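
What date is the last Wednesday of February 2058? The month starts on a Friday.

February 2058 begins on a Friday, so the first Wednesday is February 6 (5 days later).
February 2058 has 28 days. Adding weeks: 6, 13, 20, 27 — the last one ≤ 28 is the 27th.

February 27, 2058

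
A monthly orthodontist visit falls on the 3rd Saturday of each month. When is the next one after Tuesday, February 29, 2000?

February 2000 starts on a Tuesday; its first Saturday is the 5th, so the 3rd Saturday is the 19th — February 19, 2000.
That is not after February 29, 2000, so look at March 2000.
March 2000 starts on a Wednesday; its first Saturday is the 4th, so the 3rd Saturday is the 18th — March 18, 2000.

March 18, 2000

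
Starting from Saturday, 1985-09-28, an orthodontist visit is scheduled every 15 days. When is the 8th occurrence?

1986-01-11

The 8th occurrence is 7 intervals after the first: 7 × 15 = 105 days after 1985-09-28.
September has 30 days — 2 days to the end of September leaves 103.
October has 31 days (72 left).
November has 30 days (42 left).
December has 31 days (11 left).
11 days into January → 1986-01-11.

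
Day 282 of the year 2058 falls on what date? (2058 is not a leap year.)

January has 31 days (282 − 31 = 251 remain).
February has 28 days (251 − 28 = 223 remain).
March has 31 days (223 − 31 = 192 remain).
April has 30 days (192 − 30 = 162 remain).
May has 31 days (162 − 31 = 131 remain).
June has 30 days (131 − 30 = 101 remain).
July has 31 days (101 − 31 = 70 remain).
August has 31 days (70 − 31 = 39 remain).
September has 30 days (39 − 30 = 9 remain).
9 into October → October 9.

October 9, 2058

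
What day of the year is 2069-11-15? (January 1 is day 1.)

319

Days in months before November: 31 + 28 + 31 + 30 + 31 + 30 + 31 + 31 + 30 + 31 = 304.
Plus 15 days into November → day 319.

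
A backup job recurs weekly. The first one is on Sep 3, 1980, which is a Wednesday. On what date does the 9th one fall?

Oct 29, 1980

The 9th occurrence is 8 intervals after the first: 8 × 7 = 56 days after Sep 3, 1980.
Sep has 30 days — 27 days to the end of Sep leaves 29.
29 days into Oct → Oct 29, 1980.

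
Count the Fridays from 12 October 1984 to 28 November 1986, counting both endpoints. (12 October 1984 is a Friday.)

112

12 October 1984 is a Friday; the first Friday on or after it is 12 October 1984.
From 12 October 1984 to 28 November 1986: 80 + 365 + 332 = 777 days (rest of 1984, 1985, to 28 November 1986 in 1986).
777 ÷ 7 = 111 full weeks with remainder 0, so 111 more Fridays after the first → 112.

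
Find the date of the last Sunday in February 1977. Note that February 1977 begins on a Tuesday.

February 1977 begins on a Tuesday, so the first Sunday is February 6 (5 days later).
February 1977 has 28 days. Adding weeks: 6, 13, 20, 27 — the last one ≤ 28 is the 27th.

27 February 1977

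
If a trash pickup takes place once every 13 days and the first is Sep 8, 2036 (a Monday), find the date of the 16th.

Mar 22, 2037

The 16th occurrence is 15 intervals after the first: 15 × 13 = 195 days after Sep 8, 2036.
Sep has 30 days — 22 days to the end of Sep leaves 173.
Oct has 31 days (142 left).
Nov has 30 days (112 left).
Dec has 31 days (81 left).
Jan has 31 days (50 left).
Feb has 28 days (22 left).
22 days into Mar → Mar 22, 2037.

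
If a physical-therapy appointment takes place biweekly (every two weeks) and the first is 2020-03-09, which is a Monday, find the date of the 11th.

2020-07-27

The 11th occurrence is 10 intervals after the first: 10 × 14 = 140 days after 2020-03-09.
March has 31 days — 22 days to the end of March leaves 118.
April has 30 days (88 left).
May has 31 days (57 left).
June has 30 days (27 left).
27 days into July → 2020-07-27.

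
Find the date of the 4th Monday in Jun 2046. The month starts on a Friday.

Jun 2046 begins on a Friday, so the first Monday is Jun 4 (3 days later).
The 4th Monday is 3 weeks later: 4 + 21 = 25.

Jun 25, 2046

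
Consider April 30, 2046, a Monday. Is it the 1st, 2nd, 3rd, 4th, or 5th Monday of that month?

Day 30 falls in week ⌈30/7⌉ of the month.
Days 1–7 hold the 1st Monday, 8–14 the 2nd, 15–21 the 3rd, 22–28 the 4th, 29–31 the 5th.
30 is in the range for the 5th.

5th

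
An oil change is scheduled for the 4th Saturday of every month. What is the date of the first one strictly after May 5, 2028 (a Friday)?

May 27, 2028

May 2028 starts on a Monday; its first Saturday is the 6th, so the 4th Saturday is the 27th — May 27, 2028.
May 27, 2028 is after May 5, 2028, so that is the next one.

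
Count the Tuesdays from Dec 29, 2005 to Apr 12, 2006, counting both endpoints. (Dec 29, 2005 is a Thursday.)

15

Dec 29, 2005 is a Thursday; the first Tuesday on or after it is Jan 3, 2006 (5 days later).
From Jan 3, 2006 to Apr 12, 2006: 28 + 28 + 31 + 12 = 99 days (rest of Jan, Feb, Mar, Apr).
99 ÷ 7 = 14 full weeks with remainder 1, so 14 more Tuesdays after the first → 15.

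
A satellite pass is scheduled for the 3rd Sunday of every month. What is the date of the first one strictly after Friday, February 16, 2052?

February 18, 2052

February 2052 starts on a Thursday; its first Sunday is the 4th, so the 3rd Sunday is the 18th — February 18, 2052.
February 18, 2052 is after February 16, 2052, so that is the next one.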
☆ ☆ ☆ ☆
● What needs to be done
Write down all the entries again without a single difference.

● Output of the exercise
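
What date is the last Wednesday of February 2058? The month starts on a Friday.

February 2058 begins on a Friday, so the first Wednesday is February 6 (5 days later).
February 2058 has 28 days. Adding weeks: 6, 13, 20, 27 — the last one ≤ 28 is the 27th.

February 27, 2058

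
A monthly orthodontist visit falls on the 3rd Saturday of each month. When is the next one after Tuesday, February 29, 2000?

February 2000 starts on a Tuesday; its first Saturday is the 5th, so the 3rd Saturday is the 19th — February 19, 2000.
That is not after February 29, 2000, so look at March 2000.
March 2000 starts on a Wednesday; its first Saturday is the 4th, so the 3rd Saturday is the 18th — March 18, 2000.

March 18, 2000

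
Starting from Saturday, 1985-09-28, an orthodontist visit is scheduled every 15 days. When is the 8th occurrence?

1986-01-11

The 8th occurrence is 7 intervals after the first: 7 × 15 = 105 days after 1985-09-28.
September has 30 days — 2 days to the end of September leaves 103.
October has 31 days (72 left).
November has 30 days (42 left).
December has 31 days (11 left).
11 days into January → 1986-01-11.

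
Day 282 of the year 2058 falls on what date? (2058 is not a leap year.)

January has 31 days (282 − 31 = 251 remain).
February has 28 days (251 − 28 = 223 remain).
March has 31 days (223 − 31 = 192 remain).
April has 30 days (192 − 30 = 162 remain).
May has 31 days (162 − 31 = 131 remain).
June has 30 days (131 − 30 = 101 remain).
July has 31 days (101 − 31 = 70 remain).
August has 31 days (70 − 31 = 39 remain).
September has 30 days (39 − 30 = 9 remain).
9 into October → October 9.

October 9, 2058

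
What day of the year is 2069-11-15? (January 1 is day 1.)

319

Days in months before November: 31 + 28 + 31 + 30 + 31 + 30 + 31 + 31 + 30 + 31 = 304.
Plus 15 days into November → day 319.

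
A backup job recurs weekly. The first one is on Sep 3, 1980, which is a Wednesday. On what date does the 9th one fall?

Oct 29, 1980

The 9th occurrence is 8 intervals after the first: 8 × 7 = 56 days after Sep 3, 1980.
Sep has 30 days — 27 days to the end of Sep leaves 29.
29 days into Oct → Oct 29, 1980.

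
Count the Fridays from 12 October 1984 to 28 November 1986, counting both endpoints. (12 October 1984 is a Friday.)

112

12 October 1984 is a Friday; the first Friday on or after it is 12 October 1984.
From 12 October 1984 to 28 November 1986: 80 + 365 + 332 = 777 days (rest of 1984, 1985, to 28 November 1986 in 1986).
777 ÷ 7 = 111 full weeks with remainder 0, so 111 more Fridays after the first → 112.

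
Find the date of the last Sunday in February 1977. Note that February 1977 begins on a Tuesday.

February 1977 begins on a Tuesday, so the first Sunday is February 6 (5 days later).
February 1977 has 28 days. Adding weeks: 6, 13, 20, 27 — the last one ≤ 28 is the 27th.

27 February 1977

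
If a trash pickup takes place once every 13 days and the first is Sep 8, 2036 (a Monday), find the date of the 16th.

Mar 22, 2037

The 16th occurrence is 15 intervals after the first: 15 × 13 = 195 days after Sep 8, 2036.
Sep has 30 days — 22 days to the end of Sep leaves 173.
Oct has 31 days (142 left).
Nov has 30 days (112 left).
Dec has 31 days (81 left).
Jan has 31 days (50 left).
Feb has 28 days (22 left).
22 days into Mar → Mar 22, 2037.

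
If a physical-therapy appointment takes place biweekly (every two weeks) and the first is 2020-03-09, which is a Monday, find the date of the 11th.

2020-07-27

The 11th occurrence is 10 intervals after the first: 10 × 14 = 140 days after 2020-03-09.
March has 31 days — 22 days to the end of March leaves 118.
April has 30 days (88 left).
May has 31 days (57 left).
June has 30 days (27 left).
27 days into July → 2020-07-27.

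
Find the date of the 4th Monday in Jun 2046. The month starts on a Friday.

Jun 2046 begins on a Friday, so the first Monday is Jun 4 (3 days later).
The 4th Monday is 3 weeks later: 4 + 21 = 25.

Jun 25, 2046

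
Consider April 30, 2046, a Monday. Is it the 1st, 2nd, 3rd, 4th, or 5th Monday of that month?

Day 30 falls in week ⌈30/7⌉ of the month.
Days 1–7 hold the 1st Monday, 8–14 the 2nd, 15–21 the 3rd, 22–28 the 4th, 29–31 the 5th.
30 is in the range for the 5th.

5th

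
An oil change is scheduled for the 4th Saturday of every month. What is the date of the first one strictly after May 5, 2028 (a Friday)?

May 27, 2028

May 2028 starts on a Monday; its first Saturday is the 6th, so the 4th Saturday is the 27th — May 27, 2028.
May 27, 2028 is after May 5, 2028, so that is the next one.

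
Count the Tuesdays from Dec 29, 2005 to Apr 12, 2006, counting both endpoints. (Dec 29, 2005 is a Thursday.)

15

Dec 29, 2005 is a Thursday; the first Tuesday on or after it is Jan 3, 2006 (5 days later).
From Jan 3, 2006 to Apr 12, 2006: 28 + 28 + 31 + 12 = 99 days (rest of Jan, Feb, Mar, Apr).
99 ÷ 7 = 14 full weeks with remainder 1, so 14 more Tuesdays after the first → 15.

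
A satellite pass is scheduled for the 3rd Sunday of every month. What is the date of the first one strictly after Friday, February 16, 2052?

February 18, 2052

February 2052 starts on a Thursday; its first Sunday is the 4th, so the 3rd Sunday is the 18th — February 18, 2052.
February 18, 2052 is after February 16, 2052, so that is the next one.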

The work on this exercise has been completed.